TASK TO CARRY OUT –
Output the records exactly. Include every line.

THE RECORDS –
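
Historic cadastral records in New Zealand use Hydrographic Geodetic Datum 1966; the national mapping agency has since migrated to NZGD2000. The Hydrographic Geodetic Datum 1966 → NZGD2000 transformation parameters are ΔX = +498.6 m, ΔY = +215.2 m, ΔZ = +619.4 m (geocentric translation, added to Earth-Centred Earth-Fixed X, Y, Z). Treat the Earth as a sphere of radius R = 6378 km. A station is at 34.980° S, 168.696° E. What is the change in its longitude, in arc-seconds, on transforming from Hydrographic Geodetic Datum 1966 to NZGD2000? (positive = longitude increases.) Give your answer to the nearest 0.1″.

sin φ = -0.573290, cos φ = 0.819352, sin λ = 0.196015, cos λ = -0.980601.
East component: ΔE = −sin λ·ΔX + cos λ·ΔY = −(0.196015)(498.6) + (-0.980601)(215.2) = -308.76 m.
1° of latitude spans πR/180 = 111317 m; at latitude φ, 1° of longitude spans that × cos φ = 91207.9 m, so Δλ = -308.76 / 91207.9 × 3600 = -12.187″.

Δλ = -12.2″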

EXERCISE OUTPUT –
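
Historic cadastral records in New Zealand use Hydrographic Geodetic Datum 1966; the national mapping agency has since migrated to NZGD2000. The Hydrographic Geodetic Datum 1966 → NZGD2000 transformation parameters are ΔX = +498.6 m, ΔY = +215.2 m, ΔZ = +619.4 m (geocentric translation, added to Earth-Centred Earth-Fixed X, Y, Z). Treat the Earth as a sphere of radius R = 6378 km. A station is at 34.980° S, 168.696° E. What is the change in its longitude, in arc-seconds, on transforming from Hydrographic Geodetic Datum 1966 to NZGD2000? (positive = longitude increases.) Give your answer to the nearest 0.1″.

sin φ = -0.573290, cos φ = 0.819352, sin λ = 0.196015, cos λ = -0.980601.
East component: ΔE = −sin λ·ΔX + cos λ·ΔY = −(0.196015)(498.6) + (-0.980601)(215.2) = -308.76 m.
1° of latitude spans πR/180 = 111317 m; at latitude φ, 1° of longitude spans that × cos φ = 91207.9 m, so Δλ = -308.76 / 91207.9 × 3600 = -12.187″.

Δλ = -12.2″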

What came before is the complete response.